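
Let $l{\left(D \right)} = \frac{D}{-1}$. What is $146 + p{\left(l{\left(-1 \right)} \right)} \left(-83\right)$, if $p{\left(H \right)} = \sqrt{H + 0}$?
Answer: $63$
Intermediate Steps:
$l{\left(D \right)} = - D$ ($l{\left(D \right)} = D \left(-1\right) = - D$)
$p{\left(H \right)} = \sqrt{H}$
$146 + p{\left(l{\left(-1 \right)} \right)} \left(-83\right) = 146 + \sqrt{\left(-1\right) \left(-1\right)} \left(-83\right) = 146 + \sqrt{1} \left(-83\right) = 146 + 1 \left(-83\right) = 146 - 83 = 63$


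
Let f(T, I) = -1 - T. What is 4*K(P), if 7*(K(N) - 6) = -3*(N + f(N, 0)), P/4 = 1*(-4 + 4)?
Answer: 180/7 ≈ 25.714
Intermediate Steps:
P = 0 (P = 4*(1*(-4 + 4)) = 4*(1*0) = 4*0 = 0)
K(N) = 45/7 (K(N) = 6 + (-3*(N + (-1 - N)))/7 = 6 + (-3*(-1))/7 = 6 + (1/7)*3 = 6 + 3/7 = 45/7)
4*K(P) = 4*(45/7) = 180/7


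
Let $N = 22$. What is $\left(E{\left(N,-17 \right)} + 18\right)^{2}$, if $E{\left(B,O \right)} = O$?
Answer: $1$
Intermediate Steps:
$\left(E{\left(N,-17 \right)} + 18\right)^{2} = \left(-17 + 18\right)^{2} = 1^{2} = 1$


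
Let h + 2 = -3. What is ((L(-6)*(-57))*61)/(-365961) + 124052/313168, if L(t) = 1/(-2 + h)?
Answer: 26391539389/66854243428 ≈ 0.39476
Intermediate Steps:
h = -5 (h = -2 - 3 = -5)
L(t) = -⅐ (L(t) = 1/(-2 - 5) = 1/(-7) = -⅐)
((L(-6)*(-57))*61)/(-365961) + 124052/313168 = (-⅐*(-57)*61)/(-365961) + 124052/313168 = ((57/7)*61)*(-1/365961) + 124052*(1/313168) = (3477/7)*(-1/365961) + 31013/78292 = -1159/853909 + 31013/78292 = 26391539389/66854243428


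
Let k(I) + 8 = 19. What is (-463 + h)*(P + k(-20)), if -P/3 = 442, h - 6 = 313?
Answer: 189360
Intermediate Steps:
h = 319 (h = 6 + 313 = 319)
k(I) = 11 (k(I) = -8 + 19 = 11)
P = -1326 (P = -3*442 = -1326)
(-463 + h)*(P + k(-20)) = (-463 + 319)*(-1326 + 11) = -144*(-1315) = 189360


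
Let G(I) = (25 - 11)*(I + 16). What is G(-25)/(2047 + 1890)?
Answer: -126/3937 ≈ -0.032004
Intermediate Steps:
G(I) = 224 + 14*I (G(I) = 14*(16 + I) = 224 + 14*I)
G(-25)/(2047 + 1890) = (224 + 14*(-25))/(2047 + 1890) = (224 - 350)/3937 = (1/3937)*(-126) = -126/3937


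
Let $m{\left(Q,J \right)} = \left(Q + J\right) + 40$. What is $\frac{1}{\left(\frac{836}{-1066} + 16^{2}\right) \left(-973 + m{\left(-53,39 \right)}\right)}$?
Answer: $- \frac{533}{128820410} \approx -4.1375 \cdot 10^{-6}$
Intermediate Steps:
$m{\left(Q,J \right)} = 40 + J + Q$ ($m{\left(Q,J \right)} = \left(J + Q\right) + 40 = 40 + J + Q$)
$\frac{1}{\left(\frac{836}{-1066} + 16^{2}\right) \left(-973 + m{\left(-53,39 \right)}\right)} = \frac{1}{\left(\frac{836}{-1066} + 16^{2}\right) \left(-973 + \left(40 + 39 - 53\right)\right)} = \frac{1}{\left(836 \left(- \frac{1}{1066}\right) + 256\right) \left(-973 + 26\right)} = \frac{1}{\left(- \frac{418}{533} + 256\right) \left(-947\right)} = \frac{1}{\frac{136030}{533} \left(-947\right)} = \frac{1}{- \frac{128820410}{533}} = - \frac{533}{128820410}$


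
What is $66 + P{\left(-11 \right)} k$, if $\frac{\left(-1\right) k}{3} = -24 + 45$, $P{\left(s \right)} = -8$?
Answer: $570$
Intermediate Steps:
$k = -63$ ($k = - 3 \left(-24 + 45\right) = \left(-3\right) 21 = -63$)
$66 + P{\left(-11 \right)} k = 66 - -504 = 66 + 504 = 570$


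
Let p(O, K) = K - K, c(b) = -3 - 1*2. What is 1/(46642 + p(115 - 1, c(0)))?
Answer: 1/46642 ≈ 2.1440e-5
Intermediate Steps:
c(b) = -5 (c(b) = -3 - 2 = -5)
p(O, K) = 0
1/(46642 + p(115 - 1, c(0))) = 1/(46642 + 0) = 1/46642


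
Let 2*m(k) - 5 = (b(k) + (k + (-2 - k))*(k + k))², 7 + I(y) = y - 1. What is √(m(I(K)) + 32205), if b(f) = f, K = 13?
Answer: 8*√505 ≈ 179.78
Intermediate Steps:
I(y) = -8 + y (I(y) = -7 + (y - 1) = -7 + (-1 + y) = -8 + y)
m(k) = 5/2 + 9*k²/2 (m(k) = 5/2 + (k + (k + (-2 - k))*(k + k))²/2 = 5/2 + (k - 4*k)²/2 = 5/2 + (-3*k)²/2 = 5/2 + (9*k²)/2 = 5/2 + 9*k²/2)
√(m(I(K)) + 32205) = √((5/2 + 9*(-8 + 13)²/2) + 32205) = √((5/2 + (9/2)*5²) + 32205) = √((5/2 + (9/2)*25) + 32205) = √((5/2 + 225/2) + 32205) = √(115 + 32205) = √32320 = 8*√505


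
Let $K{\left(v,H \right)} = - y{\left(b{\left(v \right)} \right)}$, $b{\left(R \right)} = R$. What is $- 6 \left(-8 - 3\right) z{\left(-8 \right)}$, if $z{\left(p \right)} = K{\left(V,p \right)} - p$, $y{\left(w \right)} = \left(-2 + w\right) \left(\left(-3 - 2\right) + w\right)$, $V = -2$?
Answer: $-1320$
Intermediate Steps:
$y{\left(w \right)} = \left(-5 + w\right) \left(-2 + w\right)$ ($y{\left(w \right)} = \left(-2 + w\right) \left(-5 + w\right) = \left(-5 + w\right) \left(-2 + w\right)$)
$K{\left(v,H \right)} = -10 - v^{2} + 7 v$ ($K{\left(v,H \right)} = - (10 + v^{2} - 7 v) = -10 - v^{2} + 7 v$)
$z{\left(p \right)} = -28 - p$ ($z{\left(p \right)} = \left(-10 - \left(-2\right)^{2} + 7 \left(-2\right)\right) - p = \left(-10 - 4 - 14\right) - p = -28 - p$)
$- 6 \left(-8 - 3\right) z{\left(-8 \right)} = - 6 \left(-8 - 3\right) \left(-28 - -8\right) = \left(-6\right) \left(-11\right) \left(-28 + 8\right) = 66 \left(-20\right) = -1320$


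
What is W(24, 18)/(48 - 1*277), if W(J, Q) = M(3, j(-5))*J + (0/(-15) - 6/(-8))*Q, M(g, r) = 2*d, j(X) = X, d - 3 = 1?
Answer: -411/458 ≈ -0.89738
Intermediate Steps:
d = 4 (d = 3 + 1 = 4)
M(g, r) = 8 (M(g, r) = 2*4 = 8)
W(J, Q) = 8*J + 3*Q/4 (W(J, Q) = 8*J + (0/(-15) - 6/(-8))*Q = 8*J + (0*(-1/15) - 6*(-⅛))*Q = 8*J + (0 + ¾)*Q = 8*J + 3*Q/4)
W(24, 18)/(48 - 1*277) = (8*24 + (¾)*18)/(48 - 1*277) = (192 + 27/2)/(48 - 277) = (411/2)/(-229) = (411/2)*(-1/229) = -411/458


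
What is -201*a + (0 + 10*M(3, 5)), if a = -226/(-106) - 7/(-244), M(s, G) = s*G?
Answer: -3676743/12932 ≈ -284.31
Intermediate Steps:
M(s, G) = G*s
a = 27943/12932 (a = -226*(-1/106) - 7*(-1/244) = 113/53 + 7/244 = 27943/12932 ≈ 2.1608)
-201*a + (0 + 10*M(3, 5)) = -201*27943/12932 + (0 + 10*(5*3)) = -5616543/12932 + (0 + 10*15) = -5616543/12932 + (0 + 150) = -5616543/12932 + 150 = -3676743/12932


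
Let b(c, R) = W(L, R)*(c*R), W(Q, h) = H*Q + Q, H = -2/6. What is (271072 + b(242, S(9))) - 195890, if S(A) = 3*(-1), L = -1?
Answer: 75666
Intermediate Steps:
S(A) = -3
H = -⅓ (H = -2*⅙ = -⅓ ≈ -0.33333)
W(Q, h) = 2*Q/3 (W(Q, h) = -Q/3 + Q = 2*Q/3)
b(c, R) = -2*R*c/3 (b(c, R) = ((⅔)*(-1))*(c*R) = -2*R*c/3)
(271072 + b(242, S(9))) - 195890 = (271072 - ⅔*(-3)*242) - 195890 = (271072 + 484) - 195890 = 271556 - 195890 = 75666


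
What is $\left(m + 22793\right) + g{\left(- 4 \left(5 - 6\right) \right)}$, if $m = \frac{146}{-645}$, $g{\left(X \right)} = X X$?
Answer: $\frac{14711659}{645} \approx 22809.0$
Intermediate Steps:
$g{\left(X \right)} = X^{2}$
$m = - \frac{146}{645}$ ($m = 146 \left(- \frac{1}{645}\right) = - \frac{146}{645} \approx -0.22636$)
$\left(m + 22793\right) + g{\left(- 4 \left(5 - 6\right) \right)} = \left(- \frac{146}{645} + 22793\right) + \left(- 4 \left(5 - 6\right)\right)^{2} = \frac{14701339}{645} + \left(\left(-4\right) \left(-1\right)\right)^{2} = \frac{14701339}{645} + 4^{2} = \frac{14701339}{645} + 16 = \frac{14711659}{645}$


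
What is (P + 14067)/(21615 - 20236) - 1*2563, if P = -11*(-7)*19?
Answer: -3518847/1379 ≈ -2551.7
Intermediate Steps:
P = 1463 (P = 77*19 = 1463)
(P + 14067)/(21615 - 20236) - 1*2563 = (1463 + 14067)/(21615 - 20236) - 1*2563 = 15530/1379 - 2563 = -3518847/1379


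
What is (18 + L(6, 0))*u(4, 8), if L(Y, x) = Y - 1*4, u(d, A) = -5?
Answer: -100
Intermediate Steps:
L(Y, x) = -4 + Y (L(Y, x) = Y - 4 = -4 + Y)
(18 + L(6, 0))*u(4, 8) = (18 + (-4 + 6))*(-5) = (18 + 2)*(-5) = 20*(-5) = -100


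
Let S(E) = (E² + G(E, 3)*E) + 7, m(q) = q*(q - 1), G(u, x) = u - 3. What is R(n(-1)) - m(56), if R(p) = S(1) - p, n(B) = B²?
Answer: -3075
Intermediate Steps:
G(u, x) = -3 + u
m(q) = q*(-1 + q)
S(E) = 7 + E² + E*(-3 + E) (S(E) = (E² + (-3 + E)*E) + 7 = (E² + E*(-3 + E)) + 7 = 7 + E² + E*(-3 + E))
R(p) = 6 - p (R(p) = (7 + 1² + 1*(-3 + 1)) - p = (7 + 1 + 1*(-2)) - p = (7 + 1 - 2) - p = 6 - p)
R(n(-1)) - m(56) = (6 - 1*(-1)²) - 56*(-1 + 56) = (6 - 1*1) - 56*55 = (6 - 1) - 1*3080 = 5 - 3080 = -3075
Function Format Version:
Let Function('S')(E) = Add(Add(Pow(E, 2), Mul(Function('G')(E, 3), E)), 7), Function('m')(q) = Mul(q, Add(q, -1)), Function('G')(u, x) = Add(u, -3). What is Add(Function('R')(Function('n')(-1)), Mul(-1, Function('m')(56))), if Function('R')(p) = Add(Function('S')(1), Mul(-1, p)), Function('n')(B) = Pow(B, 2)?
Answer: -3075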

++++++++++

Task objective:
Each line in which the string "Function" is found must be copied from the data.

Response:
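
Function Format Version:
Let Function('S')(E) = Add(Add(Pow(E, 2), Mul(Function('G')(E, 3), E)), 7), Function('m')(q) = Mul(q, Add(q, -1)), Function('G')(u, x) = Add(u, -3). What is Add(Function('R')(Function('n')(-1)), Mul(-1, Function('m')(56))), if Function('R')(p) = Add(Function('S')(1), Mul(-1, p)), Function('n')(B) = Pow(B, 2)?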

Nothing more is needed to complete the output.